Items from a data source
···
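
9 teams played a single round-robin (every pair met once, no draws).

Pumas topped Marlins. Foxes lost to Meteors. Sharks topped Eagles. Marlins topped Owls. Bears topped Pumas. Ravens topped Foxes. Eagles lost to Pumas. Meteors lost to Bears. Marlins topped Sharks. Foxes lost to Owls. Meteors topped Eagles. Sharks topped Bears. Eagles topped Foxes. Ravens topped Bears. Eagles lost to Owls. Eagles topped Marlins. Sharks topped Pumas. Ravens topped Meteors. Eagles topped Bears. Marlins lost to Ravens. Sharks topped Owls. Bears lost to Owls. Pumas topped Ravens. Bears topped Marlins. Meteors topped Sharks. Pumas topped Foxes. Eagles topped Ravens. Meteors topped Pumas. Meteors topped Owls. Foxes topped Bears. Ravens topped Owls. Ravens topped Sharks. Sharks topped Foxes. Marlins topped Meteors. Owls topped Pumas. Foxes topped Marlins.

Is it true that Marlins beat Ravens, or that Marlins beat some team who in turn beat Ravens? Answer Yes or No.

Marlins did not beat Ravens directly.
Marlins beat Meteors, Sharks, Owls, but each of them lost to Ravens. No two-step path.

No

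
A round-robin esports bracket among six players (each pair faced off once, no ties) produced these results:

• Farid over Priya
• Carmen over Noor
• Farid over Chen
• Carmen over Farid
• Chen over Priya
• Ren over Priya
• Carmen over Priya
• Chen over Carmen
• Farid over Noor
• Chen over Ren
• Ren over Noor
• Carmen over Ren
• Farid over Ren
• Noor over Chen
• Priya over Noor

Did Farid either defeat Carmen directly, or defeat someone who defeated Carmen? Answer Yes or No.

Farid did not beat Carmen directly.
Farid beat Priya, Noor, Ren, Chen. Of those, Chen beat Carmen.

Yes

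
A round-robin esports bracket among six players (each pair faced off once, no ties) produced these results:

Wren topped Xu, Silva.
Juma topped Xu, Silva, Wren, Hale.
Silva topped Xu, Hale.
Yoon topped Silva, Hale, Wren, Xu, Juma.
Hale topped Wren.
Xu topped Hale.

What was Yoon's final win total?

5

Yoon's results: beat Xu, Silva, Juma, Hale, Wren; lost to no one.
That is 5 wins.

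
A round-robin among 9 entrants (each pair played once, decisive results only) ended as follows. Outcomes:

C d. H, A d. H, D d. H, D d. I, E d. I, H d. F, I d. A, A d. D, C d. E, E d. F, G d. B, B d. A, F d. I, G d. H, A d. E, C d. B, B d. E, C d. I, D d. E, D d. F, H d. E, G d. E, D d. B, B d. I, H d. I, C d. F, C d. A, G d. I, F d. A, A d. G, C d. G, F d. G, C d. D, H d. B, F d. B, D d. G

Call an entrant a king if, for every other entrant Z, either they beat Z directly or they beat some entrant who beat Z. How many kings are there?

A cannot reach C in two steps.
B cannot reach C in two steps.
C reaches everyone (king).
D cannot reach C in two steps.
E cannot reach C, D, H in two steps.
F cannot reach C in two steps.
G cannot reach C, D in two steps.
H cannot reach C, D in two steps.
I cannot reach B, C, F in two steps.
Kings: C — 1.

1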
···
§ **Task goal**
The word "pair" may appear in several lines of the data; copy every line where it does.

§ **Problem solution**
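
9 teams played a single round-robin (every pair met once, no draws).
A round-robin esports bracket among six players (each pair faced off once, no ties) produced these results:
A round-robin esports bracket among six players (each pair faced off once, no ties) produced these results:
A round-robin among 9 entrants (each pair played once, decisive results only) ended as follows. Outcomes: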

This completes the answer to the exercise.